> [Your assignment]:
From the entries below, copy exactly the lines from the one that contains "u0 = 0.09125" through the one that contains "u0 = 0.00427", both included, and only those.

[Start of section]

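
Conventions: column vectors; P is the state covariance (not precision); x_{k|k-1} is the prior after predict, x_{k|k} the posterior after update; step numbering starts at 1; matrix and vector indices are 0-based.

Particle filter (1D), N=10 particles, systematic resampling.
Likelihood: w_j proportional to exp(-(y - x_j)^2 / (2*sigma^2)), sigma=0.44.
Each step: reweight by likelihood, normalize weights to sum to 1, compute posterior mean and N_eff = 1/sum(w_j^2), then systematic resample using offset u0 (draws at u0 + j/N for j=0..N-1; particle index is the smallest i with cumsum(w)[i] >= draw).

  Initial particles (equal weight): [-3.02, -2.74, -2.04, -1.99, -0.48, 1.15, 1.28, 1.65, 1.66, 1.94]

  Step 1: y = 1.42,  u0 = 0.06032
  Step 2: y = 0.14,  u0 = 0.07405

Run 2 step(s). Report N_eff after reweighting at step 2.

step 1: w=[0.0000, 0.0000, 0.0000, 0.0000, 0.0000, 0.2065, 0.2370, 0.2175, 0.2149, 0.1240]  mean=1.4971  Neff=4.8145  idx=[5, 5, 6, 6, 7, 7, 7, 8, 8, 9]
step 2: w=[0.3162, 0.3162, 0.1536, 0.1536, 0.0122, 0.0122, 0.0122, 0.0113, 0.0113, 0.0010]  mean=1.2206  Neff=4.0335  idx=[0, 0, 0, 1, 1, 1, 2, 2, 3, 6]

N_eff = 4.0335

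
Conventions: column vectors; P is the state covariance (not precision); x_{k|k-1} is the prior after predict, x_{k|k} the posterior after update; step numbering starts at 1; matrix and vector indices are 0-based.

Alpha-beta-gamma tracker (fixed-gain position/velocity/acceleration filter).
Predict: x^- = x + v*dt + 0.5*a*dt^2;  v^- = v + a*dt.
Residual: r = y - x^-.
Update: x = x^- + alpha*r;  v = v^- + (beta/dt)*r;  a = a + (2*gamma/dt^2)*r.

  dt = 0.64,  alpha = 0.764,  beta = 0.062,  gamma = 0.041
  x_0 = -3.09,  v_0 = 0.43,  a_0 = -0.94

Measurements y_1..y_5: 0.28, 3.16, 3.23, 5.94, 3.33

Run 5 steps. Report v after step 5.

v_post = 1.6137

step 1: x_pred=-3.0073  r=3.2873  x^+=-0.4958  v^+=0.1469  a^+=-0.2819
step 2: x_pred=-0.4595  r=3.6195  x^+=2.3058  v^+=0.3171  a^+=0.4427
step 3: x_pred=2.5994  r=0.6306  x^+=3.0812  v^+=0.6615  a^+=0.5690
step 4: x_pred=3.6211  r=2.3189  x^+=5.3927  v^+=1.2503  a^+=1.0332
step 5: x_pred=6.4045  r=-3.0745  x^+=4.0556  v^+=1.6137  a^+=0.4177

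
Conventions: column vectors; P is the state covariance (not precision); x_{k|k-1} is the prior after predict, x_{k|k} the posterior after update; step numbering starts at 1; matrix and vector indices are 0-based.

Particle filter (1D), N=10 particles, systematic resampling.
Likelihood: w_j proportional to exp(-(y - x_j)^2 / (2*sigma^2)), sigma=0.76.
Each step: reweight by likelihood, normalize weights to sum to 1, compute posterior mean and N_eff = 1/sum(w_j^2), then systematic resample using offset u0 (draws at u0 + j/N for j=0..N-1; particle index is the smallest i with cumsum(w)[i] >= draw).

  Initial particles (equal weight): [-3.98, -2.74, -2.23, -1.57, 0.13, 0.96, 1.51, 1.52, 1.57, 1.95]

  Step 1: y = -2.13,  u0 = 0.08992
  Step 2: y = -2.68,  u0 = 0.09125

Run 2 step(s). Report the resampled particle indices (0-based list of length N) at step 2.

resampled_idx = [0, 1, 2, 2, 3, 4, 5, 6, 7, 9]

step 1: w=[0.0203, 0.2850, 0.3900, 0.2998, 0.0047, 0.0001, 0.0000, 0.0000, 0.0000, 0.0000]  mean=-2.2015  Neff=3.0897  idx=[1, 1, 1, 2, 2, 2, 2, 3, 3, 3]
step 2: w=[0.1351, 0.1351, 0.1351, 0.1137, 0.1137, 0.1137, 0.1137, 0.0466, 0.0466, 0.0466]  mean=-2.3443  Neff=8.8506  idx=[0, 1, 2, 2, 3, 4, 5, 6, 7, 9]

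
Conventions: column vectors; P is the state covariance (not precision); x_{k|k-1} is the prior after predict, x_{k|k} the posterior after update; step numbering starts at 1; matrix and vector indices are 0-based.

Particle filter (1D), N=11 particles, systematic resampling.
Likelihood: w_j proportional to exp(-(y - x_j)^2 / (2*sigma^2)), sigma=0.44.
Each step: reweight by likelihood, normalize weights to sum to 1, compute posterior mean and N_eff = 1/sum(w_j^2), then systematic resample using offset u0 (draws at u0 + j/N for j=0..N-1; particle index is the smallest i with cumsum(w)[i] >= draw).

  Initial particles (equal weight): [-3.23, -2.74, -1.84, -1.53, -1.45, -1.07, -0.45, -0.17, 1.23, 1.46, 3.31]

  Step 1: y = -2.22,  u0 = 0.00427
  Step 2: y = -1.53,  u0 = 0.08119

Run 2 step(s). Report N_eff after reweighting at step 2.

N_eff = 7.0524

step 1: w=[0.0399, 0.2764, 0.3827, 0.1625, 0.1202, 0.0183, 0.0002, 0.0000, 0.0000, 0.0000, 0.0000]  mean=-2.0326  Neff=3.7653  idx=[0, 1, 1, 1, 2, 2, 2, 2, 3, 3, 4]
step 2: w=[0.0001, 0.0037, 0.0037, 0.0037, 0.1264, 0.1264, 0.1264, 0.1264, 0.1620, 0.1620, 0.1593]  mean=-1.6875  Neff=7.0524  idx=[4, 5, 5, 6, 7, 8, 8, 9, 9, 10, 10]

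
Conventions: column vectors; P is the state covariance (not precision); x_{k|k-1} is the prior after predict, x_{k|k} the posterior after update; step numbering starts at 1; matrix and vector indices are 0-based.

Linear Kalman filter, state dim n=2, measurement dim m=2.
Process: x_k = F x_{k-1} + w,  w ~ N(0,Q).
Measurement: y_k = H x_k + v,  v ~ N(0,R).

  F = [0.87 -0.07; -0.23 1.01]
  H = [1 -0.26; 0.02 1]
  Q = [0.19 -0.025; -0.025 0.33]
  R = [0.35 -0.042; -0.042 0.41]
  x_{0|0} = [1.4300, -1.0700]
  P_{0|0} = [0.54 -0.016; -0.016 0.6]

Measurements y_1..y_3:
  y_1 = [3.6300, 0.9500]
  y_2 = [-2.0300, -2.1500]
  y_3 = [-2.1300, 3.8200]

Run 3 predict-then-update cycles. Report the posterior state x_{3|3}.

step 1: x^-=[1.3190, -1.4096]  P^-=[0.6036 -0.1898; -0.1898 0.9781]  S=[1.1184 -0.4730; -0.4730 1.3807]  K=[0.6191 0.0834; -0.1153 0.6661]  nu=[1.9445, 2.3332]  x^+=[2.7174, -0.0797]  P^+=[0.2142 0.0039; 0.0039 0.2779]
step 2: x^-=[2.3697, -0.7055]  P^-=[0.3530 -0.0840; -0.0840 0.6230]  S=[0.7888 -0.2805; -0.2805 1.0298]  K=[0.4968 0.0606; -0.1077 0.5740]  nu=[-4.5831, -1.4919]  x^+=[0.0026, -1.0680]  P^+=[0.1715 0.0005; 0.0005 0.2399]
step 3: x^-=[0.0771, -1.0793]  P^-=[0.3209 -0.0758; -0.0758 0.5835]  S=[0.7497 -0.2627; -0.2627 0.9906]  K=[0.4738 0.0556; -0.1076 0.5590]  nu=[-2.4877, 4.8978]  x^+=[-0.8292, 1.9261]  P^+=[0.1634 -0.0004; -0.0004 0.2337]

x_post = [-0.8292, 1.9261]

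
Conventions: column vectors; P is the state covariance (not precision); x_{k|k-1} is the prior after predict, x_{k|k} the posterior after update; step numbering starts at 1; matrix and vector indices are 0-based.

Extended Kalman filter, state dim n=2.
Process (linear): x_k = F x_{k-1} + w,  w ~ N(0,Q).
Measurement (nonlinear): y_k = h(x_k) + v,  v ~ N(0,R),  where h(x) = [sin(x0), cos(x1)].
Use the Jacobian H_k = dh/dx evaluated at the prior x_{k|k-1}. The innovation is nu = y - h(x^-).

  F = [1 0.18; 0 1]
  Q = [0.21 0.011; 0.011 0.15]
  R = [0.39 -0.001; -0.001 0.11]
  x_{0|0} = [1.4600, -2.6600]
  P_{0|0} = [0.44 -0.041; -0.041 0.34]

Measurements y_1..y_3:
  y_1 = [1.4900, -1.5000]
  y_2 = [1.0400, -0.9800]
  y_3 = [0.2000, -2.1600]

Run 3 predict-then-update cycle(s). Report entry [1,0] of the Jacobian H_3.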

[End of section]

> [Response box]:
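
  Step 2: y = -2.68,  u0 = 0.09125

Run 2 step(s). Report the resampled particle indices (0-based list of length N) at step 2.

resampled_idx = [0, 1, 2, 2, 3, 4, 5, 6, 7, 9]

step 1: w=[0.0203, 0.2850, 0.3900, 0.2998, 0.0047, 0.0001, 0.0000, 0.0000, 0.0000, 0.0000]  mean=-2.2015  Neff=3.0897  idx=[1, 1, 1, 2, 2, 2, 2, 3, 3, 3]
step 2: w=[0.1351, 0.1351, 0.1351, 0.1137, 0.1137, 0.1137, 0.1137, 0.0466, 0.0466, 0.0466]  mean=-2.3443  Neff=8.8506  idx=[0, 1, 2, 2, 3, 4, 5, 6, 7, 9]

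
Conventions: column vectors; P is the state covariance (not precision); x_{k|k-1} is the prior after predict, x_{k|k} the posterior after update; step numbering starts at 1; matrix and vector indices are 0-based.

Particle filter (1D), N=11 particles, systematic resampling.
Likelihood: w_j proportional to exp(-(y - x_j)^2 / (2*sigma^2)), sigma=0.44.
Each step: reweight by likelihood, normalize weights to sum to 1, compute posterior mean and N_eff = 1/sum(w_j^2), then systematic resample using offset u0 (draws at u0 + j/N for j=0..N-1; particle index is the smallest i with cumsum(w)[i] >= draw).

  Initial particles (equal weight): [-3.23, -2.74, -1.84, -1.53, -1.45, -1.07, -0.45, -0.17, 1.23, 1.46, 3.31]

  Step 1: y = -2.22,  u0 = 0.00427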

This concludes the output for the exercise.